* **RECORDS PROVIDED**:
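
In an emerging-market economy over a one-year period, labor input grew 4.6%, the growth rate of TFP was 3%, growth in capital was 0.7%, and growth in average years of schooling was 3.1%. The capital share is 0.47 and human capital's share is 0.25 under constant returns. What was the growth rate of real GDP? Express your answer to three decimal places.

Labor's share = 1 − 0.47 − 0.25 = 0.28.
Capital: 0.47 × 0.7 = 0.329 pp.
Average years of schooling: 0.25 × 3.1 = 0.775 pp.
Labor input: 0.28 × 4.6 = 1.288 pp.
Output growth = 3 + 2.392 = 5.392%.

Real GDP grew 5.392%.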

* **EXERCISE DESCRIPTION**:
Could you retype each record exactly as it appears?

* **THE ANSWER**:
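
In an emerging-market economy over a one-year period, labor input grew 4.6%, the growth rate of TFP was 3%, growth in capital was 0.7%, and growth in average years of schooling was 3.1%. The capital share is 0.47 and human capital's share is 0.25 under constant returns. What was the growth rate of real GDP? Express your answer to three decimal places.

Labor's share = 1 − 0.47 − 0.25 = 0.28.
Capital: 0.47 × 0.7 = 0.329 pp.
Average years of schooling: 0.25 × 3.1 = 0.775 pp.
Labor input: 0.28 × 4.6 = 1.288 pp.
Output growth = 3 + 2.392 = 5.392%.

Real GDP grew 5.392%.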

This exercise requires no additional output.